● **DESCRIPTION OF THE TASK**
Output the records in full, exactly as given.

----- DATA SECTION

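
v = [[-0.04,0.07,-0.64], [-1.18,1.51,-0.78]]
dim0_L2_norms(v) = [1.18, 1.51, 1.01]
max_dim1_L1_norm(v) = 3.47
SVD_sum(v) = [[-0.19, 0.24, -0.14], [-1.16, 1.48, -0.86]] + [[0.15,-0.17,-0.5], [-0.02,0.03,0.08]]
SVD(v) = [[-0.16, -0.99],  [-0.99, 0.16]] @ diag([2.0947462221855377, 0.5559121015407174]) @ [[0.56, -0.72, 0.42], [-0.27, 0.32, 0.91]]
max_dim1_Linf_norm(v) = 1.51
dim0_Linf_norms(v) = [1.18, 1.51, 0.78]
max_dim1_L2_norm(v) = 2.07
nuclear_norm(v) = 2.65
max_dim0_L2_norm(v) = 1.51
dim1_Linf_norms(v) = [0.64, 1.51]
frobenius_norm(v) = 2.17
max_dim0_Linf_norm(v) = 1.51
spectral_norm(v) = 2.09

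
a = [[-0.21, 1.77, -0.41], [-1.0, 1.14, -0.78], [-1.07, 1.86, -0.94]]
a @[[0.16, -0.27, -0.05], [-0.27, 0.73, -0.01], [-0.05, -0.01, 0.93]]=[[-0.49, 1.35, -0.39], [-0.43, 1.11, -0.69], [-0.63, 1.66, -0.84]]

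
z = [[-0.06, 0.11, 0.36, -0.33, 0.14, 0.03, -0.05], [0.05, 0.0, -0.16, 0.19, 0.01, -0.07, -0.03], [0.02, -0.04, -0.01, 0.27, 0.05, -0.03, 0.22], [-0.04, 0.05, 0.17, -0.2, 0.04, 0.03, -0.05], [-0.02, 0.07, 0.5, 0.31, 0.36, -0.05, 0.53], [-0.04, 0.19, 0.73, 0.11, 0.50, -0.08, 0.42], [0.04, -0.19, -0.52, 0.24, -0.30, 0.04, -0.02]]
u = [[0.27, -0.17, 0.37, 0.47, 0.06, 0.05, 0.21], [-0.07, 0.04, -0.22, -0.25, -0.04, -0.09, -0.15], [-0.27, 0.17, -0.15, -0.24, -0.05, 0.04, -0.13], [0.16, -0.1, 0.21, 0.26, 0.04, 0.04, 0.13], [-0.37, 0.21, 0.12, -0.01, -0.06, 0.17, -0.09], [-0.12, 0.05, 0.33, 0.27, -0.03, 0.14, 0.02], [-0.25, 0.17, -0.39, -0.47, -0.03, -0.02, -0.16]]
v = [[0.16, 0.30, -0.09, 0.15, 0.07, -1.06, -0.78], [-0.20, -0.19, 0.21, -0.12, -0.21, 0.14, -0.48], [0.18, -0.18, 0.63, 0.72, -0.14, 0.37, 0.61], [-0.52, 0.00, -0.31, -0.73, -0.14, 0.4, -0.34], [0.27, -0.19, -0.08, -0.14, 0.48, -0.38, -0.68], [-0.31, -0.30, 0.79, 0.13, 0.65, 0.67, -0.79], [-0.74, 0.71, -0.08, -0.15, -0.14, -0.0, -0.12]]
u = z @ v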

----------

● **TASK SOLUTION**
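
v = [[-0.04,0.07,-0.64], [-1.18,1.51,-0.78]]
dim0_L2_norms(v) = [1.18, 1.51, 1.01]
max_dim1_L1_norm(v) = 3.47
SVD_sum(v) = [[-0.19, 0.24, -0.14], [-1.16, 1.48, -0.86]] + [[0.15,-0.17,-0.5], [-0.02,0.03,0.08]]
SVD(v) = [[-0.16, -0.99],  [-0.99, 0.16]] @ diag([2.0947462221855377, 0.5559121015407174]) @ [[0.56, -0.72, 0.42], [-0.27, 0.32, 0.91]]
max_dim1_Linf_norm(v) = 1.51
dim0_Linf_norms(v) = [1.18, 1.51, 0.78]
max_dim1_L2_norm(v) = 2.07
nuclear_norm(v) = 2.65
max_dim0_L2_norm(v) = 1.51
dim1_Linf_norms(v) = [0.64, 1.51]
frobenius_norm(v) = 2.17
max_dim0_Linf_norm(v) = 1.51
spectral_norm(v) = 2.09

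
a = [[-0.21, 1.77, -0.41], [-1.0, 1.14, -0.78], [-1.07, 1.86, -0.94]]
a @[[0.16, -0.27, -0.05], [-0.27, 0.73, -0.01], [-0.05, -0.01, 0.93]]=[[-0.49, 1.35, -0.39], [-0.43, 1.11, -0.69], [-0.63, 1.66, -0.84]]

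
z = [[-0.06, 0.11, 0.36, -0.33, 0.14, 0.03, -0.05], [0.05, 0.0, -0.16, 0.19, 0.01, -0.07, -0.03], [0.02, -0.04, -0.01, 0.27, 0.05, -0.03, 0.22], [-0.04, 0.05, 0.17, -0.2, 0.04, 0.03, -0.05], [-0.02, 0.07, 0.5, 0.31, 0.36, -0.05, 0.53], [-0.04, 0.19, 0.73, 0.11, 0.50, -0.08, 0.42], [0.04, -0.19, -0.52, 0.24, -0.30, 0.04, -0.02]]
u = [[0.27, -0.17, 0.37, 0.47, 0.06, 0.05, 0.21], [-0.07, 0.04, -0.22, -0.25, -0.04, -0.09, -0.15], [-0.27, 0.17, -0.15, -0.24, -0.05, 0.04, -0.13], [0.16, -0.1, 0.21, 0.26, 0.04, 0.04, 0.13], [-0.37, 0.21, 0.12, -0.01, -0.06, 0.17, -0.09], [-0.12, 0.05, 0.33, 0.27, -0.03, 0.14, 0.02], [-0.25, 0.17, -0.39, -0.47, -0.03, -0.02, -0.16]]
v = [[0.16, 0.30, -0.09, 0.15, 0.07, -1.06, -0.78], [-0.20, -0.19, 0.21, -0.12, -0.21, 0.14, -0.48], [0.18, -0.18, 0.63, 0.72, -0.14, 0.37, 0.61], [-0.52, 0.00, -0.31, -0.73, -0.14, 0.4, -0.34], [0.27, -0.19, -0.08, -0.14, 0.48, -0.38, -0.68], [-0.31, -0.30, 0.79, 0.13, 0.65, 0.67, -0.79], [-0.74, 0.71, -0.08, -0.15, -0.14, -0.0, -0.12]]
u = z @ v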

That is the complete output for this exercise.